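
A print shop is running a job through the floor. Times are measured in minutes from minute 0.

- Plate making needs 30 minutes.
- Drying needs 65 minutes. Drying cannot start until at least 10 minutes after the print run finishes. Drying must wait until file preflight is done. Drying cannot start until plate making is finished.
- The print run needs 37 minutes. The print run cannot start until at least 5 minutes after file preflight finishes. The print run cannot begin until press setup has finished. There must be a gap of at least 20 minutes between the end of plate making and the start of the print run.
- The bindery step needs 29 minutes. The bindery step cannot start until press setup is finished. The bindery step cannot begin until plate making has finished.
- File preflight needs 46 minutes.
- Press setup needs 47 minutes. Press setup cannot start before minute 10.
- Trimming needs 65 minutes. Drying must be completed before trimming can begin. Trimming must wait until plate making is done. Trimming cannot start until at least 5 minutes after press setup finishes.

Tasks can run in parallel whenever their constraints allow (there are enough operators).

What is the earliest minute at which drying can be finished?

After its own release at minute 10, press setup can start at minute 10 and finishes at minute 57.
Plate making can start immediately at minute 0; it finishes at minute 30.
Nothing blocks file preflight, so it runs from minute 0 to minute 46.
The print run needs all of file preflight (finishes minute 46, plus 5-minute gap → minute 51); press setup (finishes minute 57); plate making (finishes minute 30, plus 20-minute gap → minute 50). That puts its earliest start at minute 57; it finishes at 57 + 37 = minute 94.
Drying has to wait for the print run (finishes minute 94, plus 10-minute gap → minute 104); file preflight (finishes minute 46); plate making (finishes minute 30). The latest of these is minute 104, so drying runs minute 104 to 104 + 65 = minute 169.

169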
──────────────────────────────
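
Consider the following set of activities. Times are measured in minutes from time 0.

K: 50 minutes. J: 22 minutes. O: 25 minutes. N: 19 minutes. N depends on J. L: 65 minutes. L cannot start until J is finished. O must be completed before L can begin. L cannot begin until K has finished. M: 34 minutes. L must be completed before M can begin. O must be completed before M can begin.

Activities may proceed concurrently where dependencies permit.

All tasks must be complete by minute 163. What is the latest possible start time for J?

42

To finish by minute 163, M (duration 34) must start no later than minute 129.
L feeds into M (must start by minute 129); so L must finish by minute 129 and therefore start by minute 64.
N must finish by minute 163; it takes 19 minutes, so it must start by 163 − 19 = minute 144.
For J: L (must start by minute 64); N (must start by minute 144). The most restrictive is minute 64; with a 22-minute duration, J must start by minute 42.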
──────────────────────────────
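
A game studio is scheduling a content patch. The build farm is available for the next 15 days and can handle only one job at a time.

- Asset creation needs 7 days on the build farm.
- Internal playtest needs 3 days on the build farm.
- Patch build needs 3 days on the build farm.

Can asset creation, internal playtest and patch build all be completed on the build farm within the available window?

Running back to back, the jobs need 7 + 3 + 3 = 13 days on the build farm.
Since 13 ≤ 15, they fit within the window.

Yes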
──────────────────────────────
What to do:
Search the records above for the string "least". Report each line that has it.

Written response:
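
- Drying needs 65 minutes. Drying cannot start until at least 10 minutes after the print run finishes. Drying must wait until file preflight is done. Drying cannot start until plate making is finished.
- The print run needs 37 minutes. The print run cannot start until at least 5 minutes after file preflight finishes. The print run cannot begin until press setup has finished. There must be a gap of at least 20 minutes between the end of plate making and the start of the print run.
- Trimming needs 65 minutes. Drying must be completed before trimming can begin. Trimming must wait until plate making is done. Trimming cannot start until at least 5 minutes after press setup finishes.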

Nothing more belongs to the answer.